Output each record exactly, with nothing omitted.

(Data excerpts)
****************************************
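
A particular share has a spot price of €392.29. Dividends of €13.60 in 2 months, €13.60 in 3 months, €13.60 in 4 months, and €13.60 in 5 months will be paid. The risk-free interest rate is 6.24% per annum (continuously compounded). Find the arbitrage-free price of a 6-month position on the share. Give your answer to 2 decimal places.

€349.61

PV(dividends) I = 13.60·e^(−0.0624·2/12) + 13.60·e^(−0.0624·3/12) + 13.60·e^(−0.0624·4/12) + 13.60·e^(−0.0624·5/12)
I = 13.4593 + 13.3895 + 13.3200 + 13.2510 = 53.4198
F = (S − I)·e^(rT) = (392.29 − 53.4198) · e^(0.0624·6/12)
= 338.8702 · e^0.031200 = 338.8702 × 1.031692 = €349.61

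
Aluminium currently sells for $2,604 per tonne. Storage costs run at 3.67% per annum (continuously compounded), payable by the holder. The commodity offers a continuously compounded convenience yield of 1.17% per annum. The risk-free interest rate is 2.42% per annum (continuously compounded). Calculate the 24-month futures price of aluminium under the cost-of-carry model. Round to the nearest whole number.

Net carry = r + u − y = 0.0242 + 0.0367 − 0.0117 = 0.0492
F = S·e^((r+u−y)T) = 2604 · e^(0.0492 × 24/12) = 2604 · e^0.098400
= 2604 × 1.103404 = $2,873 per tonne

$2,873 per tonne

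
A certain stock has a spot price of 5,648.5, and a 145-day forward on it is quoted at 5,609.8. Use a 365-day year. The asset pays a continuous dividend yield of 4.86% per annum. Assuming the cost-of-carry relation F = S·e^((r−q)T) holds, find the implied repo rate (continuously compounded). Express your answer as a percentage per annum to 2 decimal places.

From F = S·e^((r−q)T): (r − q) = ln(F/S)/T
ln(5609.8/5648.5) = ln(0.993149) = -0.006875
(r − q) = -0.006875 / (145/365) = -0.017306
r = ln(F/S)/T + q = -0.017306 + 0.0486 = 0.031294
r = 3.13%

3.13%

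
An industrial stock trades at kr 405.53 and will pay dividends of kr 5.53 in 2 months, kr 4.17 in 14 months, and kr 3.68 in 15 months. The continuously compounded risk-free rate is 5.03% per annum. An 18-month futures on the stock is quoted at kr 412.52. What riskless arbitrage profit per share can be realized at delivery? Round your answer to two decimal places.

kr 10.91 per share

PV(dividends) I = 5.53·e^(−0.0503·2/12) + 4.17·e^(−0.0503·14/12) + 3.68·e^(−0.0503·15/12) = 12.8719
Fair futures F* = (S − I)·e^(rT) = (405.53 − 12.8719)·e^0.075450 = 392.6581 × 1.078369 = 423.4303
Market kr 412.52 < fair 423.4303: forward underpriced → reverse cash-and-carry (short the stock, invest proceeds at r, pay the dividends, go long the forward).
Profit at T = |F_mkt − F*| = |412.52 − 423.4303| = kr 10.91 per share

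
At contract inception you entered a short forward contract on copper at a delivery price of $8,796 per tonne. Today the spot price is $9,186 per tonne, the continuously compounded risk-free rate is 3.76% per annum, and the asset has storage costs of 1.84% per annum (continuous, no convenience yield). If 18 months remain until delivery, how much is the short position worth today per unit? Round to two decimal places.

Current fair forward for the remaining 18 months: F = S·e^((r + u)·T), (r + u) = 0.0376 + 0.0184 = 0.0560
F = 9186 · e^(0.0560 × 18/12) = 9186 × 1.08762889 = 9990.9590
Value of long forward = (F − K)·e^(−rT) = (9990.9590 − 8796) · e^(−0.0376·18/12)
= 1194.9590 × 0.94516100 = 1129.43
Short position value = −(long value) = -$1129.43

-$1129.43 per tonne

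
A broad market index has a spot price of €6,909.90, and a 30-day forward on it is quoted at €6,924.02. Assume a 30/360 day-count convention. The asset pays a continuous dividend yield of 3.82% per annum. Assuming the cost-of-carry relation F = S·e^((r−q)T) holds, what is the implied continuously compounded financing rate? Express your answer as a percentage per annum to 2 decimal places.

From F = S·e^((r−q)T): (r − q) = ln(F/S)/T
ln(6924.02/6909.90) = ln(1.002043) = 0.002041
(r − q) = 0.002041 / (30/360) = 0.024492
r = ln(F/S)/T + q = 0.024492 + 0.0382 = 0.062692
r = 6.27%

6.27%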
****************************************
### Reply
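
A particular share has a spot price of €392.29. Dividends of €13.60 in 2 months, €13.60 in 3 months, €13.60 in 4 months, and €13.60 in 5 months will be paid. The risk-free interest rate is 6.24% per annum (continuously compounded). Find the arbitrage-free price of a 6-month position on the share. Give your answer to 2 decimal places.

€349.61

PV(dividends) I = 13.60·e^(−0.0624·2/12) + 13.60·e^(−0.0624·3/12) + 13.60·e^(−0.0624·4/12) + 13.60·e^(−0.0624·5/12)
I = 13.4593 + 13.3895 + 13.3200 + 13.2510 = 53.4198
F = (S − I)·e^(rT) = (392.29 − 53.4198) · e^(0.0624·6/12)
= 338.8702 · e^0.031200 = 338.8702 × 1.031692 = €349.61

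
Aluminium currently sells for $2,604 per tonne. Storage costs run at 3.67% per annum (continuously compounded), payable by the holder. The commodity offers a continuously compounded convenience yield of 1.17% per annum. The risk-free interest rate is 2.42% per annum (continuously compounded). Calculate the 24-month futures price of aluminium under the cost-of-carry model. Round to the nearest whole number.

Net carry = r + u − y = 0.0242 + 0.0367 − 0.0117 = 0.0492
F = S·e^((r+u−y)T) = 2604 · e^(0.0492 × 24/12) = 2604 · e^0.098400
= 2604 × 1.103404 = $2,873 per tonne

$2,873 per tonne

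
A certain stock has a spot price of 5,648.5, and a 145-day forward on it is quoted at 5,609.8. Use a 365-day year. The asset pays a continuous dividend yield of 4.86% per annum. Assuming the cost-of-carry relation F = S·e^((r−q)T) holds, find the implied repo rate (continuously compounded). Express your answer as a percentage per annum to 2 decimal places.

From F = S·e^((r−q)T): (r − q) = ln(F/S)/T
ln(5609.8/5648.5) = ln(0.993149) = -0.006875
(r − q) = -0.006875 / (145/365) = -0.017306
r = ln(F/S)/T + q = -0.017306 + 0.0486 = 0.031294
r = 3.13%

3.13%

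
An industrial stock trades at kr 405.53 and will pay dividends of kr 5.53 in 2 months, kr 4.17 in 14 months, and kr 3.68 in 15 months. The continuously compounded risk-free rate is 5.03% per annum. An 18-month futures on the stock is quoted at kr 412.52. What riskless arbitrage profit per share can be realized at delivery? Round your answer to two decimal places.

kr 10.91 per share

PV(dividends) I = 5.53·e^(−0.0503·2/12) + 4.17·e^(−0.0503·14/12) + 3.68·e^(−0.0503·15/12) = 12.8719
Fair futures F* = (S − I)·e^(rT) = (405.53 − 12.8719)·e^0.075450 = 392.6581 × 1.078369 = 423.4303
Market kr 412.52 < fair 423.4303: forward underpriced → reverse cash-and-carry (short the stock, invest proceeds at r, pay the dividends, go long the forward).
Profit at T = |F_mkt − F*| = |412.52 − 423.4303| = kr 10.91 per share

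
At contract inception you entered a short forward contract on copper at a delivery price of $8,796 per tonne. Today the spot price is $9,186 per tonne, the continuously compounded risk-free rate is 3.76% per annum, and the asset has storage costs of 1.84% per annum (continuous, no convenience yield). If 18 months remain until delivery, how much is the short position worth today per unit? Round to two decimal places.

Current fair forward for the remaining 18 months: F = S·e^((r + u)·T), (r + u) = 0.0376 + 0.0184 = 0.0560
F = 9186 · e^(0.0560 × 18/12) = 9186 × 1.08762889 = 9990.9590
Value of long forward = (F − K)·e^(−rT) = (9990.9590 − 8796) · e^(−0.0376·18/12)
= 1194.9590 × 0.94516100 = 1129.43
Short position value = −(long value) = -$1129.43

-$1129.43 per tonne

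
A broad market index has a spot price of €6,909.90, and a 30-day forward on it is quoted at €6,924.02. Assume a 30/360 day-count convention. The asset pays a continuous dividend yield of 3.82% per annum. Assuming the cost-of-carry relation F = S·e^((r−q)T) holds, what is the implied continuously compounded financing rate? Express your answer as a percentage per annum to 2 decimal places.

From F = S·e^((r−q)T): (r − q) = ln(F/S)/T
ln(6924.02/6909.90) = ln(1.002043) = 0.002041
(r − q) = 0.002041 / (30/360) = 0.024492
r = ln(F/S)/T + q = 0.024492 + 0.0382 = 0.062692
r = 6.27%

6.27%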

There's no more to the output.